- Opening Delimiter -

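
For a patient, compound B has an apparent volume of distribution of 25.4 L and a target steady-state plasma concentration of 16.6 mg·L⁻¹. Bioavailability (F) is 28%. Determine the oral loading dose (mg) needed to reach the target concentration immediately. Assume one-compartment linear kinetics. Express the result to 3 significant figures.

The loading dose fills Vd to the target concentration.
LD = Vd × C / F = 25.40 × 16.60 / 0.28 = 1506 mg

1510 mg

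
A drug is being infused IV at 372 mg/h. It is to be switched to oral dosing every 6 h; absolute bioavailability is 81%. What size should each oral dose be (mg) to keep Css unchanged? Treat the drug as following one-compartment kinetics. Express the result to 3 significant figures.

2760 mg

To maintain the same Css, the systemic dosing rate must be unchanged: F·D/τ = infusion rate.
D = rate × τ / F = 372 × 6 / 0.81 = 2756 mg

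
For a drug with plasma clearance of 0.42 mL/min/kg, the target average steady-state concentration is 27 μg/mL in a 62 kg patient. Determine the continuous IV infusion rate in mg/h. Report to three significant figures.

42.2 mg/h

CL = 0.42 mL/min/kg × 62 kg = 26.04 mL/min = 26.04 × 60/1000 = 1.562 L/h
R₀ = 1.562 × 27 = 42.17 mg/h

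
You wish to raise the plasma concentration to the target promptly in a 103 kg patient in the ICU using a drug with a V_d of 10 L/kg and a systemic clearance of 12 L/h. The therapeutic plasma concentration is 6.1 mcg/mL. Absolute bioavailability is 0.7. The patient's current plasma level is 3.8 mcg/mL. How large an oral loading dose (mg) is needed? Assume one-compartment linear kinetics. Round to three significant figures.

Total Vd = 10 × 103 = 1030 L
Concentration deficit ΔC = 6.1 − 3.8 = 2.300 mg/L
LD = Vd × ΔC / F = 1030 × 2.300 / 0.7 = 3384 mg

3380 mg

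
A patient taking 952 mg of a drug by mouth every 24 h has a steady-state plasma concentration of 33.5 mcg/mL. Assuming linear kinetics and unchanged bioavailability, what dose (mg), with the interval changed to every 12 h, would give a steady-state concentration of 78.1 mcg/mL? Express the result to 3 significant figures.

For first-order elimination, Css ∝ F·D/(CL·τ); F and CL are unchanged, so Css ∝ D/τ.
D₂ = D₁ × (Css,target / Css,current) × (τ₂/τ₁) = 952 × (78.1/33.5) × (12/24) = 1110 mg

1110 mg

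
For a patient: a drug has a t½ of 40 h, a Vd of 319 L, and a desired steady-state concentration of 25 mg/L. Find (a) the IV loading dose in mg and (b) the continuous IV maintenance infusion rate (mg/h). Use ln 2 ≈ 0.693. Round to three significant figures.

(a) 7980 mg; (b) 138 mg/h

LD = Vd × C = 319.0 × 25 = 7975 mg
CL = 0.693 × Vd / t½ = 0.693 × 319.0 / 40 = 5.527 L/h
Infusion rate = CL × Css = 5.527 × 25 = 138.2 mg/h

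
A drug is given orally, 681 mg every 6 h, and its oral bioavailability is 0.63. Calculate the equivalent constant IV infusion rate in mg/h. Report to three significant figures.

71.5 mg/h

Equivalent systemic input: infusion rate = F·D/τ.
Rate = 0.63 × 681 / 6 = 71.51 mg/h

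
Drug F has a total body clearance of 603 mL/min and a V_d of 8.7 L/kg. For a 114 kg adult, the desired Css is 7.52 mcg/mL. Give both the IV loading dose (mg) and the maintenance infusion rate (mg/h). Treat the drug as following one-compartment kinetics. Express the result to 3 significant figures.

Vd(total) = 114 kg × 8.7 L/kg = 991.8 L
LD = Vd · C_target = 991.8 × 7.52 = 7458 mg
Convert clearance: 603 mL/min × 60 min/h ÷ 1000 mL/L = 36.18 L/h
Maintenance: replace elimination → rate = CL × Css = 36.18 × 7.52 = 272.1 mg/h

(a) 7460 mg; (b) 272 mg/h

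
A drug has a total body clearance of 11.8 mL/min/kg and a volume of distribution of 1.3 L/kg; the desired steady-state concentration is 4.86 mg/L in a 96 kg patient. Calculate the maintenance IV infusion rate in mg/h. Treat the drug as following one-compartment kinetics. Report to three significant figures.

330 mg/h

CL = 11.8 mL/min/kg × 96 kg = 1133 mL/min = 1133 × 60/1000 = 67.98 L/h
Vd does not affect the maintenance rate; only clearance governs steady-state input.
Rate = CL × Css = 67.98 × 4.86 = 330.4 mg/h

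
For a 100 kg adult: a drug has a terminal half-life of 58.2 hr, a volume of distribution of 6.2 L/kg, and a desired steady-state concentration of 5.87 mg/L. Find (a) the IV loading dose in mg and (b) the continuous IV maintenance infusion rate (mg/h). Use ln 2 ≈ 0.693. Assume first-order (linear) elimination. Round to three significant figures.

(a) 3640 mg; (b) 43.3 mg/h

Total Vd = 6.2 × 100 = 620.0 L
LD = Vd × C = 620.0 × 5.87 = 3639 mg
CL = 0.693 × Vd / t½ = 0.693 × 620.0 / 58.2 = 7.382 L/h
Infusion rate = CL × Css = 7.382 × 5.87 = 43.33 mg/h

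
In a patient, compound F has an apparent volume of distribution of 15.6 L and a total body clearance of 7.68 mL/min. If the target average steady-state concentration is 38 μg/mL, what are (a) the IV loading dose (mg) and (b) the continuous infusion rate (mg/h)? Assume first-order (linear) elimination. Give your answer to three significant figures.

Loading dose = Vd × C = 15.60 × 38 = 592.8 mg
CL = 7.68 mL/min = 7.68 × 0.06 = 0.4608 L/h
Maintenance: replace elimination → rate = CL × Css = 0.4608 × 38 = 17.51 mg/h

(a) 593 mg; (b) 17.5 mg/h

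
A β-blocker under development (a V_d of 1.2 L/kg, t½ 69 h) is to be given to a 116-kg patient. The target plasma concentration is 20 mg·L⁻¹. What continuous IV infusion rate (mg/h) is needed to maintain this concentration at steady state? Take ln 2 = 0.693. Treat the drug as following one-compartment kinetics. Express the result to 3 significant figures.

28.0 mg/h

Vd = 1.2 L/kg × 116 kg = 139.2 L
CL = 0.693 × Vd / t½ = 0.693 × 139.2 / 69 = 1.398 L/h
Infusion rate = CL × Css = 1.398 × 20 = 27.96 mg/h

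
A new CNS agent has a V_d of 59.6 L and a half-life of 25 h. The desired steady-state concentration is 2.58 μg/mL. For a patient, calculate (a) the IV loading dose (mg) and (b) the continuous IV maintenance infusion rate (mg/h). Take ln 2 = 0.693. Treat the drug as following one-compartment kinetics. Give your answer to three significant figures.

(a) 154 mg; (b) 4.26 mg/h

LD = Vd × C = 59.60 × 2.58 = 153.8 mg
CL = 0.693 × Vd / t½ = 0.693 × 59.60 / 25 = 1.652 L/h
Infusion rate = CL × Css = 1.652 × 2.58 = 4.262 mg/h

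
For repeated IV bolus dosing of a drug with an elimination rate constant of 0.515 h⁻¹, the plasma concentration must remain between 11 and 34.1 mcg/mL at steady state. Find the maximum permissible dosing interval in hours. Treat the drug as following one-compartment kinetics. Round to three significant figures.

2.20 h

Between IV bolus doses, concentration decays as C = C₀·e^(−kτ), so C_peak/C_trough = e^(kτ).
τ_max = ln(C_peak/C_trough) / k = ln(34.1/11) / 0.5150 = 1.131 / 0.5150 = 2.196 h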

- Closing Delimiter -

**What you should do**: Copy every record above exactly as it appears.

**Result below**:
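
For a patient, compound B has an apparent volume of distribution of 25.4 L and a target steady-state plasma concentration of 16.6 mg·L⁻¹. Bioavailability (F) is 28%. Determine the oral loading dose (mg) needed to reach the target concentration immediately. Assume one-compartment linear kinetics. Express the result to 3 significant figures.

The loading dose fills Vd to the target concentration.
LD = Vd × C / F = 25.40 × 16.60 / 0.28 = 1506 mg

1510 mg

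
A drug is being infused IV at 372 mg/h. It is to be switched to oral dosing every 6 h; absolute bioavailability is 81%. What size should each oral dose be (mg) to keep Css unchanged? Treat the drug as following one-compartment kinetics. Express the result to 3 significant figures.

2760 mg

To maintain the same Css, the systemic dosing rate must be unchanged: F·D/τ = infusion rate.
D = rate × τ / F = 372 × 6 / 0.81 = 2756 mg

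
For a drug with plasma clearance of 0.42 mL/min/kg, the target average steady-state concentration is 27 μg/mL in a 62 kg patient. Determine the continuous IV infusion rate in mg/h. Report to three significant figures.

42.2 mg/h

CL = 0.42 mL/min/kg × 62 kg = 26.04 mL/min = 26.04 × 60/1000 = 1.562 L/h
R₀ = 1.562 × 27 = 42.17 mg/h

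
You wish to raise the plasma concentration to the target promptly in a 103 kg patient in the ICU using a drug with a V_d of 10 L/kg and a systemic clearance of 12 L/h. The therapeutic plasma concentration is 6.1 mcg/mL. Absolute bioavailability is 0.7. The patient's current plasma level is 3.8 mcg/mL. How large an oral loading dose (mg) is needed? Assume one-compartment linear kinetics. Round to three significant figures.

Total Vd = 10 × 103 = 1030 L
Concentration deficit ΔC = 6.1 − 3.8 = 2.300 mg/L
LD = Vd × ΔC / F = 1030 × 2.300 / 0.7 = 3384 mg

3380 mg

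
A patient taking 952 mg of a drug by mouth every 24 h has a steady-state plasma concentration of 33.5 mcg/mL. Assuming linear kinetics and unchanged bioavailability, what dose (mg), with the interval changed to every 12 h, would give a steady-state concentration of 78.1 mcg/mL? Express the result to 3 significant figures.

For first-order elimination, Css ∝ F·D/(CL·τ); F and CL are unchanged, so Css ∝ D/τ.
D₂ = D₁ × (Css,target / Css,current) × (τ₂/τ₁) = 952 × (78.1/33.5) × (12/24) = 1110 mg

1110 mg

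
For a patient: a drug has a t½ of 40 h, a Vd of 319 L, and a desired steady-state concentration of 25 mg/L. Find (a) the IV loading dose in mg and (b) the continuous IV maintenance infusion rate (mg/h). Use ln 2 ≈ 0.693. Round to three significant figures.

(a) 7980 mg; (b) 138 mg/h

LD = Vd × C = 319.0 × 25 = 7975 mg
CL = 0.693 × Vd / t½ = 0.693 × 319.0 / 40 = 5.527 L/h
Infusion rate = CL × Css = 5.527 × 25 = 138.2 mg/h

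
A drug is given orally, 681 mg every 6 h, and its oral bioavailability is 0.63. Calculate the equivalent constant IV infusion rate in mg/h. Report to three significant figures.

71.5 mg/h

Equivalent systemic input: infusion rate = F·D/τ.
Rate = 0.63 × 681 / 6 = 71.51 mg/h

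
Drug F has a total body clearance of 603 mL/min and a V_d of 8.7 L/kg. For a 114 kg adult, the desired Css is 7.52 mcg/mL. Give both the IV loading dose (mg) and the maintenance infusion rate (mg/h). Treat the drug as following one-compartment kinetics. Express the result to 3 significant figures.

Vd(total) = 114 kg × 8.7 L/kg = 991.8 L
LD = Vd · C_target = 991.8 × 7.52 = 7458 mg
Convert clearance: 603 mL/min × 60 min/h ÷ 1000 mL/L = 36.18 L/h
Maintenance: replace elimination → rate = CL × Css = 36.18 × 7.52 = 272.1 mg/h

(a) 7460 mg; (b) 272 mg/h

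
A drug has a total body clearance of 11.8 mL/min/kg and a volume of distribution of 1.3 L/kg; the desired steady-state concentration is 4.86 mg/L in a 96 kg patient. Calculate the maintenance IV infusion rate in mg/h. Treat the drug as following one-compartment kinetics. Report to three significant figures.

330 mg/h

CL = 11.8 mL/min/kg × 96 kg = 1133 mL/min = 1133 × 60/1000 = 67.98 L/h
Vd does not affect the maintenance rate; only clearance governs steady-state input.
Rate = CL × Css = 67.98 × 4.86 = 330.4 mg/h

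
For a 100 kg adult: a drug has a terminal half-life of 58.2 hr, a volume of distribution of 6.2 L/kg, and a desired steady-state concentration of 5.87 mg/L. Find (a) the IV loading dose in mg and (b) the continuous IV maintenance infusion rate (mg/h). Use ln 2 ≈ 0.693. Assume first-order (linear) elimination. Round to three significant figures.

(a) 3640 mg; (b) 43.3 mg/h

Total Vd = 6.2 × 100 = 620.0 L
LD = Vd × C = 620.0 × 5.87 = 3639 mg
CL = 0.693 × Vd / t½ = 0.693 × 620.0 / 58.2 = 7.382 L/h
Infusion rate = CL × Css = 7.382 × 5.87 = 43.33 mg/h

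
In a patient, compound F has an apparent volume of distribution of 15.6 L and a total body clearance of 7.68 mL/min. If the target average steady-state concentration is 38 μg/mL, what are (a) the IV loading dose (mg) and (b) the continuous infusion rate (mg/h)? Assume first-order (linear) elimination. Give your answer to three significant figures.

Loading dose = Vd × C = 15.60 × 38 = 592.8 mg
CL = 7.68 mL/min = 7.68 × 0.06 = 0.4608 L/h
Maintenance: replace elimination → rate = CL × Css = 0.4608 × 38 = 17.51 mg/h

(a) 593 mg; (b) 17.5 mg/h

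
A β-blocker under development (a V_d of 1.2 L/kg, t½ 69 h) is to be given to a 116-kg patient. The target plasma concentration is 20 mg·L⁻¹. What continuous IV infusion rate (mg/h) is needed to maintain this concentration at steady state? Take ln 2 = 0.693. Treat the drug as following one-compartment kinetics. Express the result to 3 significant figures.

28.0 mg/h

Vd = 1.2 L/kg × 116 kg = 139.2 L
CL = 0.693 × Vd / t½ = 0.693 × 139.2 / 69 = 1.398 L/h
Infusion rate = CL × Css = 1.398 × 20 = 27.96 mg/h

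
A new CNS agent has a V_d of 59.6 L and a half-life of 25 h. The desired steady-state concentration is 2.58 μg/mL. For a patient, calculate (a) the IV loading dose (mg) and (b) the continuous IV maintenance infusion rate (mg/h). Take ln 2 = 0.693. Treat the drug as following one-compartment kinetics. Give your answer to three significant figures.

(a) 154 mg; (b) 4.26 mg/h

LD = Vd × C = 59.60 × 2.58 = 153.8 mg
CL = 0.693 × Vd / t½ = 0.693 × 59.60 / 25 = 1.652 L/h
Infusion rate = CL × Css = 1.652 × 2.58 = 4.262 mg/h

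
For repeated IV bolus dosing of a drug with an elimination rate constant of 0.515 h⁻¹, the plasma concentration must remain between 11 and 34.1 mcg/mL at steady state. Find the maximum permissible dosing interval in hours. Treat the drug as following one-compartment kinetics. Round to three significant figures.

2.20 h

Between IV bolus doses, concentration decays as C = C₀·e^(−kτ), so C_peak/C_trough = e^(kτ).
τ_max = ln(C_peak/C_trough) / k = ln(34.1/11) / 0.5150 = 1.131 / 0.5150 = 2.196 h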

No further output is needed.